● What you should do:
Below are some records. How many of their lines contain the string "alphabet"? Answer with the number alone.

*** Records provided ***

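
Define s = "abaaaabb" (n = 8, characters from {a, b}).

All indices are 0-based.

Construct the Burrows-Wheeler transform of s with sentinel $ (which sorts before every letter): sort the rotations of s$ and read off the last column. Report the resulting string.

bbaa$abaa

rank  rotation   last
    0  $abaaaabb  b
    1  aaaabb$ab  b
    2  aaabb$aba  a
    3  aabb$abaa  a
    4  abaaaabb$  $
    5  abb$abaaa  a
    6  b$abaaaab  b
    7  baaaabb$a  a
    8  bb$abaaaa  a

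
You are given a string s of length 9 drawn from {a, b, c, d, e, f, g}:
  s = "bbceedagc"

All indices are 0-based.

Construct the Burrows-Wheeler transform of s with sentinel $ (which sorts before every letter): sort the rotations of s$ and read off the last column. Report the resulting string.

rank  rotation    last
    0  $bbceedagc  c
    1  agc$bbceed  d
    2  bbceedagc$  $
    3  bceedagc$b  b
    4  c$bbceedag  g
    5  ceedagc$bb  b
    6  dagc$bbcee  e
    7  edagc$bbce  e
    8  eedagc$bbc  c
    9  gc$bbceeda  a

cd$bgbeeca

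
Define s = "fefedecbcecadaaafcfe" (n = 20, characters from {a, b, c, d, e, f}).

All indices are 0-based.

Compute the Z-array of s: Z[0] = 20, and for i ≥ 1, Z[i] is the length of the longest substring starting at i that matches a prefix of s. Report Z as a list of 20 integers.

[20, 0, 2, 0, 0, 0, 0, 0, 0, 0, 0, 0, 0, 0, 0, 0, 1, 0, 2, 0]

Z[0]=20
i=1: fresh scan; Z[1]=0
i=2: fresh scan; Z[2]=2 scan→box=[2,4)
i=3: min(r-i=1, Z[1]=0)=0; Z[3]=0
i=4: fresh scan; Z[4]=0
i=5: fresh scan; Z[5]=0
i=6: fresh scan; Z[6]=0
i=7: fresh scan; Z[7]=0
i=8: fresh scan; Z[8]=0
i=9: fresh scan; Z[9]=0
i=10: fresh scan; Z[10]=0
i=11: fresh scan; Z[11]=0
i=12: fresh scan; Z[12]=0
i=13: fresh scan; Z[13]=0
i=14: fresh scan; Z[14]=0
i=15: fresh scan; Z[15]=0
i=16: fresh scan; Z[16]=1 scan→box=[16,17)
i=17: fresh scan; Z[17]=0
i=18: fresh scan; Z[18]=2 scan→box=[18,20)
i=19: min(r-i=1, Z[1]=0)=0; Z[19]=0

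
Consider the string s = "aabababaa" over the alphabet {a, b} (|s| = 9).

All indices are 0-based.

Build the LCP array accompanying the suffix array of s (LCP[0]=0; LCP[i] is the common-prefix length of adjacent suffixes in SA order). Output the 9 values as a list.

[0, 1, 2, 1, 3, 5, 0, 2, 4]

rank→(start, suffix):
  0 → (8, 'a')
  1 → (7, 'aa')
  2 → (0, 'aabababaa')
  3 → (5, 'abaa')
  4 → (3, 'ababaa')
  5 → (1, 'abababaa')
  6 → (6, 'baa')
  7 → (4, 'babaa')
  8 → (2, 'bababaa')

SA = [8, 7, 0, 5, 3, 1, 6, 4, 2]
i: (SA[i-1],SA[i]) lcp shared
  1: (8,7) 1 'a'
  2: (7,0) 2 'aa'
  3: (0,5) 1 'a'
  4: (5,3) 3 'aba'
  5: (3,1) 5 'ababa'
  6: (1,6) 0 ''
  7: (6,4) 2 'ba'
  8: (4,2) 4 'baba'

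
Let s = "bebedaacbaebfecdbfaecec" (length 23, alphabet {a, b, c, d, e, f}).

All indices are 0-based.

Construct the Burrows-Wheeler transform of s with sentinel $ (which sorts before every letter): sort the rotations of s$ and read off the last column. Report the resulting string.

rank  rotation                  last
    0  $bebedaacbaebfecdbfaecec  c
    1  aacbaebfecdbfaecec$bebed  d
    2  acbaebfecdbfaecec$bebeda  a
    3  aebfecdbfaecec$bebedaacb  b
    4  aecec$bebedaacbaebfecdbf  f
    5  baebfecdbfaecec$bebedaac  c
    6  bebedaacbaebfecdbfaecec$  $
    7  bedaacbaebfecdbfaecec$be  e
    8  bfaecec$bebedaacbaebfecd  d
    9  bfecdbfaecec$bebedaacbae  e
   10  c$bebedaacbaebfecdbfaece  e
   11  cbaebfecdbfaecec$bebedaa  a
   12  cdbfaecec$bebedaacbaebfe  e
   13  cec$bebedaacbaebfecdbfae  e
   14  daacbaebfecdbfaecec$bebe  e
   15  dbfaecec$bebedaacbaebfec  c
   16  ebedaacbaebfecdbfaecec$b  b
   17  ebfecdbfaecec$bebedaacba  a
   18  ec$bebedaacbaebfecdbfaec  c
   19  ecdbfaecec$bebedaacbaebf  f
   20  ecec$bebedaacbaebfecdbfa  a
   21  edaacbaebfecdbfaecec$beb  b
   22  faecec$bebedaacbaebfecdb  b
   23  fecdbfaecec$bebedaacbaeb  b

cdabfc$edeeaeeecbacfabbb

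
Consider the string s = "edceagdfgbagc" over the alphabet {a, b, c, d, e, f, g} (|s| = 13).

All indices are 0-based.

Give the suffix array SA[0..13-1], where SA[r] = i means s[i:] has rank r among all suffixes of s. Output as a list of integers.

[10, 4, 9, 12, 2, 1, 6, 3, 0, 7, 8, 11, 5]

rank→(start, suffix):
  0 → (10, 'agc')
  1 → (4, 'agdfgbagc')
  2 → (9, 'bagc')
  3 → (12, 'c')
  4 → (2, 'ceagdfgbagc')
  5 → (1, 'dceagdfgbagc')
  6 → (6, 'dfgbagc')
  7 → (3, 'eagdfgbagc')
  8 → (0, 'edceagdfgbagc')
  9 → (7, 'fgbagc')
  10 → (8, 'gbagc')
  11 → (11, 'gc')
  12 → (5, 'gdfgbagc')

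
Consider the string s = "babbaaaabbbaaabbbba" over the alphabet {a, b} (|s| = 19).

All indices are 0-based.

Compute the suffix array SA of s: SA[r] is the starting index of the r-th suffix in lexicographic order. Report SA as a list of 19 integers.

rank | idx | suffix
   0 |  18 | a
   1 |   4 | aaaabbbaaabbbba
   2 |   5 | aaabbbaaabbbba
   3 |  11 | aaabbbba
   4 |   6 | aabbbaaabbbba
   5 |  12 | aabbbba
   6 |   1 | abbaaaabbbaaabbbba
   7 |   7 | abbbaaabbbba
   8 |  13 | abbbba
   9 |  17 | ba
  10 |   3 | baaaabbbaaabbbba
  11 |  10 | baaabbbba
  12 |   0 | babbaaaabbbaaabbbba
  13 |  16 | bba
  14 |   2 | bbaaaabbbaaabbbba
  15 |   9 | bbaaabbbba
  16 |  15 | bbba
  17 |   8 | bbbaaabbbba
  18 |  14 | bbbba

[18, 4, 5, 11, 6, 12, 1, 7, 13, 17, 3, 10, 0, 16, 2, 9, 15, 8, 14]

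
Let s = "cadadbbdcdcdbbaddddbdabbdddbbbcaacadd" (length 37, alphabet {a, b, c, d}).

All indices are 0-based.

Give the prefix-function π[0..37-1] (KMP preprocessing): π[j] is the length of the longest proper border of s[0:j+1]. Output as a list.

[0, 0, 0, 0, 0, 0, 0, 0, 1, 0, 1, 0, 0, 0, 0, 0, 0, 0, 0, 0, 0, 0, 0, 0, 0, 0, 0, 0, 0, 0, 1, 2, 0, 1, 2, 3, 0]

π[0] = 0
j=1 s[j]='a': π[1]=0 (border '')
j=2 s[j]='d': π[2]=0 (border '')
j=3 s[j]='a': π[3]=0 (border '')
j=4 s[j]='d': π[4]=0 (border '')
j=5 s[j]='b': π[5]=0 (border '')
j=6 s[j]='b': π[6]=0 (border '')
j=7 s[j]='d': π[7]=0 (border '')
j=8 s[j]='c': π[8]=1 (border 'c')
j=9 s[j]='d': k: 1→0; π[9]=0 (border '')
j=10 s[j]='c': π[10]=1 (border 'c')
j=11 s[j]='d': k: 1→0; π[11]=0 (border '')
j=12 s[j]='b': π[12]=0 (border '')
j=13 s[j]='b': π[13]=0 (border '')
j=14 s[j]='a': π[14]=0 (border '')
j=15 s[j]='d': π[15]=0 (border '')
j=16 s[j]='d': π[16]=0 (border '')
j=17 s[j]='d': π[17]=0 (border '')
j=18 s[j]='d': π[18]=0 (border '')
j=19 s[j]='b': π[19]=0 (border '')
j=20 s[j]='d': π[20]=0 (border '')
j=21 s[j]='a': π[21]=0 (border '')
j=22 s[j]='b': π[22]=0 (border '')
j=23 s[j]='b': π[23]=0 (border '')
j=24 s[j]='d': π[24]=0 (border '')
j=25 s[j]='d': π[25]=0 (border '')
j=26 s[j]='d': π[26]=0 (border '')
j=27 s[j]='b': π[27]=0 (border '')
j=28 s[j]='b': π[28]=0 (border '')
j=29 s[j]='b': π[29]=0 (border '')
j=30 s[j]='c': π[30]=1 (border 'c')
j=31 s[j]='a': π[31]=2 (border 'ca')
j=32 s[j]='a': k: 2→0; π[32]=0 (border '')
j=33 s[j]='c': π[33]=1 (border 'c')
j=34 s[j]='a': π[34]=2 (border 'ca')
j=35 s[j]='d': π[35]=3 (border 'cad')
j=36 s[j]='d': k: 3→0; π[36]=0 (border '')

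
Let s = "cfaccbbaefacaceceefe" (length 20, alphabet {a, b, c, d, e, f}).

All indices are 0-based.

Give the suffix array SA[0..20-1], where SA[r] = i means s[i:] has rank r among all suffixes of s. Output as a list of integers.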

*** End of Records provided ***

● Exercise response:
6